Each entry, as given, must be output unchanged.
Segment Start: Data section
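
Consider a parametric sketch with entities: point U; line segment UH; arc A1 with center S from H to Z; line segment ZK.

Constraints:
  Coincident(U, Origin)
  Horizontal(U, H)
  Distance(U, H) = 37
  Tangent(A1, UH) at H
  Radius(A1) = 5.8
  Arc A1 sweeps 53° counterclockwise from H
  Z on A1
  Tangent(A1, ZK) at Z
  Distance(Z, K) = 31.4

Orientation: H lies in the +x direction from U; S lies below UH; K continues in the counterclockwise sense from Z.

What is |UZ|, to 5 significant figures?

32.450

U is at the origin; UH is horizontal with |UH| = 37.0 and H on the +x side, so H = (37.000, 0.0000). A1 meets UH tangentially, so SH is at right angles to UH, so S = H + (0, -5.8) = (37.000, -5.8000). On A1, H sits at bearing 90° from S; a 53° counterclockwise sweep puts Z at bearing 143°, so Z = S + 5.8·(cos 143°, sin 143°) = (32.368, -2.3095). Then |UZ| = |Z − U| = 32.450.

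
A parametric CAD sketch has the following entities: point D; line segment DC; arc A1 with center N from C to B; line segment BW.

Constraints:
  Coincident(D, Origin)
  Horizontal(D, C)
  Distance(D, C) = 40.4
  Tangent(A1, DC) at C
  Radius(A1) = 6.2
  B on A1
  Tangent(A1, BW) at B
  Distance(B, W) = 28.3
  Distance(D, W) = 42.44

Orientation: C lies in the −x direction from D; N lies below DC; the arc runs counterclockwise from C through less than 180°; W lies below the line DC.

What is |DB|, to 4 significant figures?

46.36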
Segment End: Data section
**Solution to this task**.
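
Consider a parametric sketch with entities: point U; line segment UH; arc A1 with center S from H to Z; line segment ZK.

Constraints:
  Coincident(U, Origin)
  Horizontal(U, H)
  Distance(U, H) = 37
  Tangent(A1, UH) at H
  Radius(A1) = 5.8
  Arc A1 sweeps 53° counterclockwise from H
  Z on A1
  Tangent(A1, ZK) at Z
  Distance(Z, K) = 31.4

Orientation: H lies in the +x direction from U; S lies below UH; K continues in the counterclockwise sense from Z.

What is |UZ|, to 5 significant figures?

32.450

U is at the origin; UH is horizontal with |UH| = 37.0 and H on the +x side, so H = (37.000, 0.0000). A1 meets UH tangentially, so SH is at right angles to UH, so S = H + (0, -5.8) = (37.000, -5.8000). On A1, H sits at bearing 90° from S; a 53° counterclockwise sweep puts Z at bearing 143°, so Z = S + 5.8·(cos 143°, sin 143°) = (32.368, -2.3095). Then |UZ| = |Z − U| = 32.450.

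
A parametric CAD sketch has the following entities: point D; line segment DC; arc A1 with center N from C to B; line segment BW.

Constraints:
  Coincident(D, Origin)
  Horizontal(D, C)
  Distance(D, C) = 40.4
  Tangent(A1, DC) at C
  Radius(A1) = 6.2
  B on A1
  Tangent(A1, BW) at B
  Distance(B, W) = 28.3
  Distance(D, W) = 42.44

Orientation: C lies in the −x direction from D; N lies below DC; the arc runs counterclockwise from C through less than 180°; W lies below the line DC.

What is |DB|, to 4 significant figures?

46.36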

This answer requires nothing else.